DATA UNDER STUDY:
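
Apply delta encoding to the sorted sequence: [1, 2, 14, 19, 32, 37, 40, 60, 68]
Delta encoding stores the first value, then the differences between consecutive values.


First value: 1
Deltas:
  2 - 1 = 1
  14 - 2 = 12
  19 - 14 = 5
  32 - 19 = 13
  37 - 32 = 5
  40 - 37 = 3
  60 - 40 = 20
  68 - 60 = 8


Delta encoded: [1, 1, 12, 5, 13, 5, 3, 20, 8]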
---
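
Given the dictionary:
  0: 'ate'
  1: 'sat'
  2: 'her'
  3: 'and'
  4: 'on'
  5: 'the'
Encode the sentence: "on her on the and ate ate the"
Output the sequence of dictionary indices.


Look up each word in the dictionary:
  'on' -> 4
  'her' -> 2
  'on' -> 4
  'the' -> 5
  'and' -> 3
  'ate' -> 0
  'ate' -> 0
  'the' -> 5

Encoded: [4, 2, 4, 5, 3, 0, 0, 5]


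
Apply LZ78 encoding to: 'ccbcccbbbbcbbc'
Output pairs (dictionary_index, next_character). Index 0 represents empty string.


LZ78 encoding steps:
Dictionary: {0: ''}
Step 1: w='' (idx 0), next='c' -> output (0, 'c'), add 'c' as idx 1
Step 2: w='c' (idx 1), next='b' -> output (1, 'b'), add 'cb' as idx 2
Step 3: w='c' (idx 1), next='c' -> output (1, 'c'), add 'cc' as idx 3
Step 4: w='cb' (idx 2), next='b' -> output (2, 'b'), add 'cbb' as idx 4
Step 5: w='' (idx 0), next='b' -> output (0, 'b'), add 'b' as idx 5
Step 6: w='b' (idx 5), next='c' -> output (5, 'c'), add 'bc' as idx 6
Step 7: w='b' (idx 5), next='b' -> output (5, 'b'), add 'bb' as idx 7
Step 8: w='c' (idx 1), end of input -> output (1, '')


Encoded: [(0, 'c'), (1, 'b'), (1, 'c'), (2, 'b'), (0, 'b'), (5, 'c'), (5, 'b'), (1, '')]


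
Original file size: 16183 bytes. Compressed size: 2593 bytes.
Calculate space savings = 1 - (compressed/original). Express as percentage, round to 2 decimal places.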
---
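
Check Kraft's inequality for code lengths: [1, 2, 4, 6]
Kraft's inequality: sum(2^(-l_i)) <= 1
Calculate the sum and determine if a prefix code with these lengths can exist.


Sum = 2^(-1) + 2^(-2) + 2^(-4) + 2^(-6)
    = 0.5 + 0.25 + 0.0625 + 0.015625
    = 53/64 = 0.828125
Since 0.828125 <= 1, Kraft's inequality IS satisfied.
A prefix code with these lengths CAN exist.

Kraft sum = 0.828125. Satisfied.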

GOAL OF THE EXERCISE:
Lines of the listing that include the string "Apply" are to be counted; state that count alone.

RESPONSE TO THE EXERCISE:
2